Print the records below from the first line through the line containing "S ::= aa | Ha;", both included, word for word.

Supplied material: Begin

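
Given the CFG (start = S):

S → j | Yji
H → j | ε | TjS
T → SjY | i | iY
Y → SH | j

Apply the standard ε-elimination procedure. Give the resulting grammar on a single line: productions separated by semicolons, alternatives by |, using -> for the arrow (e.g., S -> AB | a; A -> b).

Nullable set: {H}.
Drop H -> ε.
Y -> SH: H nullable, giving S | SH.
Unchanged (no nullable symbols): S -> Yji; S -> j; H -> TjS; H -> j; T -> SjY; T -> i; T -> iY; Y -> j.

S -> j | Yji; H -> j | TjS; T -> i | iY | SjY; Y -> S | j | SH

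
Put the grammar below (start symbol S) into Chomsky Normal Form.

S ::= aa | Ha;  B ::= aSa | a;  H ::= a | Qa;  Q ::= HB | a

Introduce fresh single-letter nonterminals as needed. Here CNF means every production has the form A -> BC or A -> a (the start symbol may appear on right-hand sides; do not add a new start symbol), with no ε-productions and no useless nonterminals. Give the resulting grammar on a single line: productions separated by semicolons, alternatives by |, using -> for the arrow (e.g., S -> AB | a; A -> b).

No ε-productions.
No unit productions to eliminate.
TERM: introduce A -> a and substitute in every rule of length ≥2.
BIN: B -> ASA becomes B -> AC, C -> SA.

S -> AA | HA; A -> a; B -> a | AC; C -> SA; H -> a | QA; Q -> a | HB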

Supplied material: End

• Your response:
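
Given the CFG (start = S):

S → j | Yji
H → j | ε | TjS
T → SjY | i | iY
Y → SH | j

Apply the standard ε-elimination procedure. Give the resulting grammar on a single line: productions separated by semicolons, alternatives by |, using -> for the arrow (e.g., S -> AB | a; A -> b).

Nullable set: {H}.
Drop H -> ε.
Y -> SH: H nullable, giving S | SH.
Unchanged (no nullable symbols): S -> Yji; S -> j; H -> TjS; H -> j; T -> SjY; T -> i; T -> iY; Y -> j.

S -> j | Yji; H -> j | TjS; T -> i | iY | SjY; Y -> S | j | SH

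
Put the grammar below (start symbol S) into Chomsky Normal Form.

S ::= aa | Ha;  B ::= aSa | a;  H ::= a | Qa;  Q ::= HB | a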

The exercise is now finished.